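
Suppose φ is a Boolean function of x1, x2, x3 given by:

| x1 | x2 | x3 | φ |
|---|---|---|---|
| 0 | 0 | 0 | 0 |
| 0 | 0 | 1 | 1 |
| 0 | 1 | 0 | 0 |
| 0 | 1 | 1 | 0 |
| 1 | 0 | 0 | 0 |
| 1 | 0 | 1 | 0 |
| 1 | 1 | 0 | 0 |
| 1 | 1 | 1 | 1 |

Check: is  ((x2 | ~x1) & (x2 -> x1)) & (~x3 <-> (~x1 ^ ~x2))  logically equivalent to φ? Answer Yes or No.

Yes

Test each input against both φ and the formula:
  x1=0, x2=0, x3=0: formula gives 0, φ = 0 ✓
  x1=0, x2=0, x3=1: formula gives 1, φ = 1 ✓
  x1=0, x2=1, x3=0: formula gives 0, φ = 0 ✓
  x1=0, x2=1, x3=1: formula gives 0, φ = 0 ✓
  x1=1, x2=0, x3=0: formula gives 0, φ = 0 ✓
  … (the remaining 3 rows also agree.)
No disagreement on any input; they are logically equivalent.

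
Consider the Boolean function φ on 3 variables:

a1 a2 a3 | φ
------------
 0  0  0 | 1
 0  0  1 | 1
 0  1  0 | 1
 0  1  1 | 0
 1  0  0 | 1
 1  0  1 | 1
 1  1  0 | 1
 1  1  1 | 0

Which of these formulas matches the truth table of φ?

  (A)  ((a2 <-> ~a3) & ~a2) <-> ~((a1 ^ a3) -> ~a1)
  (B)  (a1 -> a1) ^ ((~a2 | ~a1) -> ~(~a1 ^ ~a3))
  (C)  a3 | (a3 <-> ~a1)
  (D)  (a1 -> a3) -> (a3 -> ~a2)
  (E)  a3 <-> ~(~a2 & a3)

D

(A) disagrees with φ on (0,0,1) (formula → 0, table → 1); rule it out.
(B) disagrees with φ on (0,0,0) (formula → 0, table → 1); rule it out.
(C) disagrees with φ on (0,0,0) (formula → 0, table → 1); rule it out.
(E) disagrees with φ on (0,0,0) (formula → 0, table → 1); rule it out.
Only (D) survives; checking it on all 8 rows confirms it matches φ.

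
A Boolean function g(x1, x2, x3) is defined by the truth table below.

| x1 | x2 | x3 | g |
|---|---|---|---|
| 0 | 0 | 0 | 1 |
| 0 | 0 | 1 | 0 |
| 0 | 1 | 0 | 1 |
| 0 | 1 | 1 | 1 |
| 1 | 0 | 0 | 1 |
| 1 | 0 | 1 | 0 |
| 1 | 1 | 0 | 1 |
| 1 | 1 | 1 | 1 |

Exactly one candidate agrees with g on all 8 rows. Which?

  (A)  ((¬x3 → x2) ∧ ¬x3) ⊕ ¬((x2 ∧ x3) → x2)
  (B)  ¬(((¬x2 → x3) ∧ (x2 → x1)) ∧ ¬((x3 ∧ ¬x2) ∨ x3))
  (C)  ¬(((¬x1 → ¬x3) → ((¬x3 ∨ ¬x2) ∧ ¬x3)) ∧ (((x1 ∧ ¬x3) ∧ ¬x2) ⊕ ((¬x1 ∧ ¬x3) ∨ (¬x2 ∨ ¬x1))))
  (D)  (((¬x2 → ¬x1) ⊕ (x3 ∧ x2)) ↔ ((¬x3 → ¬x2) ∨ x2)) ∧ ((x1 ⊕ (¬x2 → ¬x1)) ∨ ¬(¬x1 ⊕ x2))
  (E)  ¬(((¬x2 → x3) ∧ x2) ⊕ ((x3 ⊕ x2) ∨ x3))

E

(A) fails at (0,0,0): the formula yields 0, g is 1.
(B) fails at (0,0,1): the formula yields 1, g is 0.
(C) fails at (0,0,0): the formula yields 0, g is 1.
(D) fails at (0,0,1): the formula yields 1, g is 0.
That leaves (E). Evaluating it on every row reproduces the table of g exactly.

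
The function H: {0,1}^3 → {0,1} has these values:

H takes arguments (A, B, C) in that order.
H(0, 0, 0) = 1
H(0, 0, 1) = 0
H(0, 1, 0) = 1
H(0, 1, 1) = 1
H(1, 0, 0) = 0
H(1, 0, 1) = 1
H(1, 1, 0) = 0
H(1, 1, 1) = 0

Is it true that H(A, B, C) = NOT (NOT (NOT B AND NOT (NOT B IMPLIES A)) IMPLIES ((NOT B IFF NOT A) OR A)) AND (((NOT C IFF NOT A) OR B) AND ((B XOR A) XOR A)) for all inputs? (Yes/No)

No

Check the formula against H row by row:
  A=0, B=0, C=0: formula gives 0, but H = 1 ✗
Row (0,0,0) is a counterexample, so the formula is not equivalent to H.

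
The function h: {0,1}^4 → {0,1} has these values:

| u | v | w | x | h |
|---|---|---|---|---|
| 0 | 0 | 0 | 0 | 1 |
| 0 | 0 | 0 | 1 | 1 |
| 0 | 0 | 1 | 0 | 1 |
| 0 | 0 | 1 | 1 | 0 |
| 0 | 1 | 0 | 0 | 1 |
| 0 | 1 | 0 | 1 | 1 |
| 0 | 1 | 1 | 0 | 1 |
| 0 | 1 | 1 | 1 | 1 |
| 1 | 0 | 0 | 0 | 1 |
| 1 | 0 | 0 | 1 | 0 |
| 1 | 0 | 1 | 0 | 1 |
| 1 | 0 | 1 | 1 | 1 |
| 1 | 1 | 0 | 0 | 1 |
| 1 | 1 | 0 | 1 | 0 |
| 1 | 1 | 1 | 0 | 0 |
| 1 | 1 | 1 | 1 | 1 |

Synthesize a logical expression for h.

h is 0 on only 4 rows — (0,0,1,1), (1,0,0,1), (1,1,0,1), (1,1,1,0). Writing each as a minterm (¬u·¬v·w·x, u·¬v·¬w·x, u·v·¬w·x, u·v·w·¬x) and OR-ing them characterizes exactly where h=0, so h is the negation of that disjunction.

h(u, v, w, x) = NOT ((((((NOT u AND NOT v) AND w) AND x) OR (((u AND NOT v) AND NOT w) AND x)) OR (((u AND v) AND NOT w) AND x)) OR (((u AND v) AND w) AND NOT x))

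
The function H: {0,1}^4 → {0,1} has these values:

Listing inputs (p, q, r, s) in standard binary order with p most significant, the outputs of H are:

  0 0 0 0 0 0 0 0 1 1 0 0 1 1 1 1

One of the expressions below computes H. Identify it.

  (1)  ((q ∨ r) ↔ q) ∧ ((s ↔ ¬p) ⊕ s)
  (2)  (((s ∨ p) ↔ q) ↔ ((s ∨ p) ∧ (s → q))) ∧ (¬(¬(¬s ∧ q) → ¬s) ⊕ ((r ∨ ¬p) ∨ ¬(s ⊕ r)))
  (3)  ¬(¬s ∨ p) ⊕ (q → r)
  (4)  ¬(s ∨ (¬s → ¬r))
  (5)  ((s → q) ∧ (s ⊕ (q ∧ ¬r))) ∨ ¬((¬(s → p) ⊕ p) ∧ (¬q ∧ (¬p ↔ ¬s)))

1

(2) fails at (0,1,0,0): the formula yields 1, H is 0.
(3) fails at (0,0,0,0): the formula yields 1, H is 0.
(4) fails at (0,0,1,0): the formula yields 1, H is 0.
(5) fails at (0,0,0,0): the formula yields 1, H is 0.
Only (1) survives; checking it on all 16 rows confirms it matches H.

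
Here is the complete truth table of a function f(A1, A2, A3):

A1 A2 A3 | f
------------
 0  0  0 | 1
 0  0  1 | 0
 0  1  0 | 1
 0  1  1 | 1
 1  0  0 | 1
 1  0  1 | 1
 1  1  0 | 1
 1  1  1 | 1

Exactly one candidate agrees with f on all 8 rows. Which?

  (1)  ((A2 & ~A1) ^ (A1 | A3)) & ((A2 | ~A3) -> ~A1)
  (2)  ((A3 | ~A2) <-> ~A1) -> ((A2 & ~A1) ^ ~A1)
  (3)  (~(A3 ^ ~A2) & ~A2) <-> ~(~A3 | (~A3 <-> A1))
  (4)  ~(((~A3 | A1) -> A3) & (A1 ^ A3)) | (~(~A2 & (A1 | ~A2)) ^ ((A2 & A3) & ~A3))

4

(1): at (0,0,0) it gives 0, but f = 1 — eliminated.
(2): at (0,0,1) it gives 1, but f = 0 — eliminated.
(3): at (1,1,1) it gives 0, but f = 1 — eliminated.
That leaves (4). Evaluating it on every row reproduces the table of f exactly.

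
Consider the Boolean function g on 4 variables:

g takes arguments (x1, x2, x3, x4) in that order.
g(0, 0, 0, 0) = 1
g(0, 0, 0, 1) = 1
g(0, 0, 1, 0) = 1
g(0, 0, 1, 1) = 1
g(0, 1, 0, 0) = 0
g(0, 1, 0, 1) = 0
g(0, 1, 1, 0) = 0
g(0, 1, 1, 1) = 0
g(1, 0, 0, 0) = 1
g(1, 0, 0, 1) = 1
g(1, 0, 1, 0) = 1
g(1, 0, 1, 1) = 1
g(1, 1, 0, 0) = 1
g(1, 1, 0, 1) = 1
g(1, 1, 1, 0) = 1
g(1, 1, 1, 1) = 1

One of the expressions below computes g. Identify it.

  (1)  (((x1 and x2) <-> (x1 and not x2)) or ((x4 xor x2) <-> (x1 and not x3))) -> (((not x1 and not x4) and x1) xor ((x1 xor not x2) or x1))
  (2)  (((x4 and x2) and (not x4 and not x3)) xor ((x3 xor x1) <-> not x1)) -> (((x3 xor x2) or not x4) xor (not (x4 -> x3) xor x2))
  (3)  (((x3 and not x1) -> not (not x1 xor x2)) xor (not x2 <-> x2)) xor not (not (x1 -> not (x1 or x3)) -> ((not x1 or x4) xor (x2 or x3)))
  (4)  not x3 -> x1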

* * *

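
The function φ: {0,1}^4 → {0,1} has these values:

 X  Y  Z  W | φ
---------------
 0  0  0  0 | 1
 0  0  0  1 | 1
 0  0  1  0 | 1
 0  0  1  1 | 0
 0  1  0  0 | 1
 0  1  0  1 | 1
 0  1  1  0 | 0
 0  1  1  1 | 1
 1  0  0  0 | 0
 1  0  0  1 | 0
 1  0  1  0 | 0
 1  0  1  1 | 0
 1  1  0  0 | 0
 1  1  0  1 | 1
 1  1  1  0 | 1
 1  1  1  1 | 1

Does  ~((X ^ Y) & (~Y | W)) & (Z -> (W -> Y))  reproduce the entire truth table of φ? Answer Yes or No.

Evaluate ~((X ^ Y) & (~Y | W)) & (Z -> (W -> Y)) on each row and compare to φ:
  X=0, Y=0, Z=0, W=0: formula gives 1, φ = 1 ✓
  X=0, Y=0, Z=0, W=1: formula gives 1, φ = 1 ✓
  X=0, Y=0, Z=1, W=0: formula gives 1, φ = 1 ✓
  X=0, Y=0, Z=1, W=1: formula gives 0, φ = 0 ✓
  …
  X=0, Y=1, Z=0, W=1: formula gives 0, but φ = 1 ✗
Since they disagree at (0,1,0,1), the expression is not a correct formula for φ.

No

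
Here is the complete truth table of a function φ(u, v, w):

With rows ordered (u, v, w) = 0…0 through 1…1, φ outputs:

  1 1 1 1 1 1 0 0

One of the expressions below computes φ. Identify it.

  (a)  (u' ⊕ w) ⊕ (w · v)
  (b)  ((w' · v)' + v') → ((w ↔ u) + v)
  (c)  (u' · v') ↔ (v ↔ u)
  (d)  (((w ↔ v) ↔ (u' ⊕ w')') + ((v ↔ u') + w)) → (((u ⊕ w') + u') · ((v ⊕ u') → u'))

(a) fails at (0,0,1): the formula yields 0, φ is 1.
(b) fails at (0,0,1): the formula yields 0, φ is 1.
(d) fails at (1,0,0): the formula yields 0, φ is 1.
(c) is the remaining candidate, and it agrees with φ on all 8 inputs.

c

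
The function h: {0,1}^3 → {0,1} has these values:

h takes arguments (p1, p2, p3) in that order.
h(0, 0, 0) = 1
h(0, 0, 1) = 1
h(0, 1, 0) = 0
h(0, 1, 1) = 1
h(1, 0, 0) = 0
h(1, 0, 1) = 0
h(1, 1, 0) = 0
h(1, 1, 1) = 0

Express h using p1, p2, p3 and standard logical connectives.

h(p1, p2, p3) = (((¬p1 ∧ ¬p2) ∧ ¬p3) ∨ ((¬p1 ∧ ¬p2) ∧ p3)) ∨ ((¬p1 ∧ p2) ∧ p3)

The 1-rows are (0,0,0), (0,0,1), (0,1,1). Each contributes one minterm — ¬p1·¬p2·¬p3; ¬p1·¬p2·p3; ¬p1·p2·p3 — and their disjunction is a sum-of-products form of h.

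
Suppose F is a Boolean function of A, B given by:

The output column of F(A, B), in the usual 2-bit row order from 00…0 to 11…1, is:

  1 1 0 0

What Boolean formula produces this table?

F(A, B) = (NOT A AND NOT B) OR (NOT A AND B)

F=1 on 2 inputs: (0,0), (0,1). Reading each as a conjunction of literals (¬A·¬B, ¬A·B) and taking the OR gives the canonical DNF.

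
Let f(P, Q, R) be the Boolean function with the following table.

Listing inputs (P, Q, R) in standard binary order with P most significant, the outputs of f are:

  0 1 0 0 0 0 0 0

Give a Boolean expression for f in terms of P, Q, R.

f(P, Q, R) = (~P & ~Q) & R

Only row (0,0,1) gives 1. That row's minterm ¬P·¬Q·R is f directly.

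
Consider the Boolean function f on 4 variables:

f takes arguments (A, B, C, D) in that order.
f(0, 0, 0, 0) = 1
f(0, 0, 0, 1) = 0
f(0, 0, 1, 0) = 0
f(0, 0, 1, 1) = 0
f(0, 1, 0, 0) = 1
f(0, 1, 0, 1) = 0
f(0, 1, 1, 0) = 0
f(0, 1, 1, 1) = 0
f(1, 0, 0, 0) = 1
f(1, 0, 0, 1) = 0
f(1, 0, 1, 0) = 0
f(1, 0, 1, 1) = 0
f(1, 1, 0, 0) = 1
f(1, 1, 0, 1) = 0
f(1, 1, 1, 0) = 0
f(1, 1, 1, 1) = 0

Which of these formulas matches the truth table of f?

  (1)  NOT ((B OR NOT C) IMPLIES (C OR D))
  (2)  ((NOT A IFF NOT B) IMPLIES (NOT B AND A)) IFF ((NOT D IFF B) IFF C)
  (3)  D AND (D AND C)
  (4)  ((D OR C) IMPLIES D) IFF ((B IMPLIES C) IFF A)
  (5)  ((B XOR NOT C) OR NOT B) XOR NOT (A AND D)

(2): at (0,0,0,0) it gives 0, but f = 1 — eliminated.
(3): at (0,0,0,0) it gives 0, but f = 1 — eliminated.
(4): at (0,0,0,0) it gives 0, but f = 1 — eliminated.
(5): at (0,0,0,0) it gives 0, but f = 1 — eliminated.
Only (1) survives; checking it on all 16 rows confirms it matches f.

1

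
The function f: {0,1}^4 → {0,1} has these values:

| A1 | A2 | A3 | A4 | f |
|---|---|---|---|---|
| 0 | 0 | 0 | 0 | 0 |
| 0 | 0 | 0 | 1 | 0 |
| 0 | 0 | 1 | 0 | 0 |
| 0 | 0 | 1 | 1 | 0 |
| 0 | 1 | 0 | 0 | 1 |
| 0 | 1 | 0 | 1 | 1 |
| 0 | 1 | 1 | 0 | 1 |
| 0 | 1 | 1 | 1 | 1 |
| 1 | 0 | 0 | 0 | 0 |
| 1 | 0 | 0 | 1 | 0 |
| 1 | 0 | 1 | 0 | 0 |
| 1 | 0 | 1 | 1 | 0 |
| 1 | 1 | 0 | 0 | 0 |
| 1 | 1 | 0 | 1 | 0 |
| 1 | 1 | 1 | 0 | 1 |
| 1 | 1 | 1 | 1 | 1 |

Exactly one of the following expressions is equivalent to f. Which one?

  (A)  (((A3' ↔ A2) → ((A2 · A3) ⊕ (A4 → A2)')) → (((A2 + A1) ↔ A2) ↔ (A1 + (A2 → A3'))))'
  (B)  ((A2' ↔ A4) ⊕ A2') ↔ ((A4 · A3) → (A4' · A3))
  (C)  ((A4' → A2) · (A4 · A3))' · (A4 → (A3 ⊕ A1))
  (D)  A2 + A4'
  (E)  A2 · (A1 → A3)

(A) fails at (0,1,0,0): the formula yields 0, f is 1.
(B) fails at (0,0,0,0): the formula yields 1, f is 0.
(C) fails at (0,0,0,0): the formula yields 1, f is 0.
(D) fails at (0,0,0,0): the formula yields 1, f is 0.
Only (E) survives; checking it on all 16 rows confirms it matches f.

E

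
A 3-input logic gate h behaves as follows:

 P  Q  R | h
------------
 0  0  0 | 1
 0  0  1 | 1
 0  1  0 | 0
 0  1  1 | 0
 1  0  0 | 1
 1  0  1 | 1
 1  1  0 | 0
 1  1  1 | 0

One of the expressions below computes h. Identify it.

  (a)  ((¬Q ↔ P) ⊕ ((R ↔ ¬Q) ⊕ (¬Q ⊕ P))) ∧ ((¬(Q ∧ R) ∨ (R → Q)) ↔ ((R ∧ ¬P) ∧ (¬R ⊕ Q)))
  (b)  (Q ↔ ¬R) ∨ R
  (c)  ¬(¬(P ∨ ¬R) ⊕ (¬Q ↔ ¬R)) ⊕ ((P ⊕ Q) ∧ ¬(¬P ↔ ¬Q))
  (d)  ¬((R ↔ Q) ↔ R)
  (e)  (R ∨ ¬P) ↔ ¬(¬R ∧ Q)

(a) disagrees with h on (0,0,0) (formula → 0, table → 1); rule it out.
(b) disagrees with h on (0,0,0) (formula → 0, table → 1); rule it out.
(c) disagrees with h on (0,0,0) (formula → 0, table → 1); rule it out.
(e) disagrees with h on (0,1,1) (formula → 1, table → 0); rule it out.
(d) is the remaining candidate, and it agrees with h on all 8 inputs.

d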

---

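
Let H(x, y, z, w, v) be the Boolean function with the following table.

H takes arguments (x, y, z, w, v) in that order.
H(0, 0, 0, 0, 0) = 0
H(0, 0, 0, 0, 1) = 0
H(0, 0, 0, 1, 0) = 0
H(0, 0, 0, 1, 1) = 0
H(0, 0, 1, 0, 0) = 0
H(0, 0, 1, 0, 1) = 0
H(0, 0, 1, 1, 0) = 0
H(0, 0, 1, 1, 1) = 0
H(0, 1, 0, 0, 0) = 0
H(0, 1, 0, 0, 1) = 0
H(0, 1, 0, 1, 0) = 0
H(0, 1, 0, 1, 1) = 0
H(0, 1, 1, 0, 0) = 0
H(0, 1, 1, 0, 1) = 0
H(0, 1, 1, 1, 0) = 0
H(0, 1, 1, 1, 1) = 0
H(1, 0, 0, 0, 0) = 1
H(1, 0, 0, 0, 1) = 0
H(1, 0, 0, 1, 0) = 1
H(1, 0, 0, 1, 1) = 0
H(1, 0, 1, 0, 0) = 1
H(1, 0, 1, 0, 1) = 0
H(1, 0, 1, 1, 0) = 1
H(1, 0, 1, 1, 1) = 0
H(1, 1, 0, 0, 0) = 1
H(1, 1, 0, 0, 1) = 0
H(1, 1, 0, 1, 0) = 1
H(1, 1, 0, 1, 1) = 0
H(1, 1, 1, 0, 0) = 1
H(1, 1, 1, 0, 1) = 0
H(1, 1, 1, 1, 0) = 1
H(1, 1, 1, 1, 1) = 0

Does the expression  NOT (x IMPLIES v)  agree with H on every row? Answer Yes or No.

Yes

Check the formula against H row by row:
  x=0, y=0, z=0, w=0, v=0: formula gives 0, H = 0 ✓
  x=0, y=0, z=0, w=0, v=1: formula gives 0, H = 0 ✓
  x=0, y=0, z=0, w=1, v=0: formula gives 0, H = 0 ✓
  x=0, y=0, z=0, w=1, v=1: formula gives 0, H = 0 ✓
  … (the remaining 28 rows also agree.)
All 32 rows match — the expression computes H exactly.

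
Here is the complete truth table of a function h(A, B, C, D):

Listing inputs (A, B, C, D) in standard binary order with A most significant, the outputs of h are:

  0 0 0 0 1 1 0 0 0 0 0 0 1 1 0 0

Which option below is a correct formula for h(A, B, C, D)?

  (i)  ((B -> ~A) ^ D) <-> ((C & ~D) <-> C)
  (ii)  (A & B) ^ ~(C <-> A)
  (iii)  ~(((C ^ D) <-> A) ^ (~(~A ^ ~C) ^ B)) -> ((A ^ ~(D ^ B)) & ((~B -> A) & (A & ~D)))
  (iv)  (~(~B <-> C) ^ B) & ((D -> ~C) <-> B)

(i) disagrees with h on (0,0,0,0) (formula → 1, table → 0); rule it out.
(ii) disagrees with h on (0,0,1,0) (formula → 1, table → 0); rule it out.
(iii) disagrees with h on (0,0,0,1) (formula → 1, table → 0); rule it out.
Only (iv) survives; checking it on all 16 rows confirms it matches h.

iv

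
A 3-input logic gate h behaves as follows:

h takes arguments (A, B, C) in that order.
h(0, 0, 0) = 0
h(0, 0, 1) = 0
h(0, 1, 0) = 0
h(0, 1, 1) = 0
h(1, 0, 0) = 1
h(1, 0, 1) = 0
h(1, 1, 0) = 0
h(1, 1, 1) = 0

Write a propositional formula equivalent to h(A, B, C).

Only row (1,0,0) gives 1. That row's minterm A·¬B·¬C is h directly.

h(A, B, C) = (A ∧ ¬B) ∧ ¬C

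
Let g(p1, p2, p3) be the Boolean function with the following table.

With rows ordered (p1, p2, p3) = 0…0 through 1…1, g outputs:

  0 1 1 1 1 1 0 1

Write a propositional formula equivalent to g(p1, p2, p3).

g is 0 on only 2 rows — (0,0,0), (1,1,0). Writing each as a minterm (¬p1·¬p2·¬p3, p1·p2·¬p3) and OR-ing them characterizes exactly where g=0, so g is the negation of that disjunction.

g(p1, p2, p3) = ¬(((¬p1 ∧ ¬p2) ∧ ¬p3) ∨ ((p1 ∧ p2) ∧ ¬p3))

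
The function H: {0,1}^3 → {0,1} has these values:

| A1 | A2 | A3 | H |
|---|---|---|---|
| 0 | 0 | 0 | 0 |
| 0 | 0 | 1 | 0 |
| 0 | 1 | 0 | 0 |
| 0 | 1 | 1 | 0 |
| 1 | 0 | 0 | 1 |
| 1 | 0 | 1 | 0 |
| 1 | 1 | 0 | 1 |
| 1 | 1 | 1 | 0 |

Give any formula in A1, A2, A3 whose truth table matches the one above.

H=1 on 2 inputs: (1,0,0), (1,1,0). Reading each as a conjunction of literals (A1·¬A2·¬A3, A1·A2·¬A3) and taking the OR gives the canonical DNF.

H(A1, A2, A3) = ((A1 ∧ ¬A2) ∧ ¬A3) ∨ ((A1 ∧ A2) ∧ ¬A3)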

** ACTION ITEM **
In the entries above, restate word for word the lines between the one holding "Suppose φ is" and the one holding "(¬x2 → ¬x1)) ∨ ¬(¬x1 ⊕ x2))", inclusive, and nothing besides.

** WRITTEN RESPONSE **
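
Suppose φ is a Boolean function of x1, x2, x3 given by:

| x1 | x2 | x3 | φ |
|---|---|---|---|
| 0 | 0 | 0 | 0 |
| 0 | 0 | 1 | 1 |
| 0 | 1 | 0 | 0 |
| 0 | 1 | 1 | 0 |
| 1 | 0 | 0 | 0 |
| 1 | 0 | 1 | 0 |
| 1 | 1 | 0 | 0 |
| 1 | 1 | 1 | 1 |

Check: is  ((x2 | ~x1) & (x2 -> x1)) & (~x3 <-> (~x1 ^ ~x2))  logically equivalent to φ? Answer Yes or No.

Yes

Test each input against both φ and the formula:
  x1=0, x2=0, x3=0: formula gives 0, φ = 0 ✓
  x1=0, x2=0, x3=1: formula gives 1, φ = 1 ✓
  x1=0, x2=1, x3=0: formula gives 0, φ = 0 ✓
  x1=0, x2=1, x3=1: formula gives 0, φ = 0 ✓
  x1=1, x2=0, x3=0: formula gives 0, φ = 0 ✓
  … (the remaining 3 rows also agree.)
No disagreement on any input; they are logically equivalent.

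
Consider the Boolean function φ on 3 variables:

a1 a2 a3 | φ
------------
 0  0  0 | 1
 0  0  1 | 1
 0  1  0 | 1
 0  1  1 | 0
 1  0  0 | 1
 1  0  1 | 1
 1  1  0 | 1
 1  1  1 | 0

Which of these formulas matches the truth table of φ?

  (A)  ((a2 <-> ~a3) & ~a2) <-> ~((a1 ^ a3) -> ~a1)
  (B)  (a1 -> a1) ^ ((~a2 | ~a1) -> ~(~a1 ^ ~a3))
  (C)  a3 | (a3 <-> ~a1)
  (D)  (a1 -> a3) -> (a3 -> ~a2)
  (E)  a3 <-> ~(~a2 & a3)

D

(A) disagrees with φ on (0,0,1) (formula → 0, table → 1); rule it out.
(B) disagrees with φ on (0,0,0) (formula → 0, table → 1); rule it out.
(C) disagrees with φ on (0,0,0) (formula → 0, table → 1); rule it out.
(E) disagrees with φ on (0,0,0) (formula → 0, table → 1); rule it out.
Only (D) survives; checking it on all 8 rows confirms it matches φ.

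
A Boolean function g(x1, x2, x3) is defined by the truth table below.

| x1 | x2 | x3 | g |
|---|---|---|---|
| 0 | 0 | 0 | 1 |
| 0 | 0 | 1 | 0 |
| 0 | 1 | 0 | 1 |
| 0 | 1 | 1 | 1 |
| 1 | 0 | 0 | 1 |
| 1 | 0 | 1 | 0 |
| 1 | 1 | 0 | 1 |
| 1 | 1 | 1 | 1 |

Exactly one candidate agrees with g on all 8 rows. Which?

  (A)  ((¬x3 → x2) ∧ ¬x3) ⊕ ¬((x2 ∧ x3) → x2)
  (B)  ¬(((¬x2 → x3) ∧ (x2 → x1)) ∧ ¬((x3 ∧ ¬x2) ∨ x3))
  (C)  ¬(((¬x1 → ¬x3) → ((¬x3 ∨ ¬x2) ∧ ¬x3)) ∧ (((x1 ∧ ¬x3) ∧ ¬x2) ⊕ ((¬x1 ∧ ¬x3) ∨ (¬x2 ∨ ¬x1))))
  (D)  (((¬x2 → ¬x1) ⊕ (x3 ∧ x2)) ↔ ((¬x3 → ¬x2) ∨ x2)) ∧ ((x1 ⊕ (¬x2 → ¬x1)) ∨ ¬(¬x1 ⊕ x2))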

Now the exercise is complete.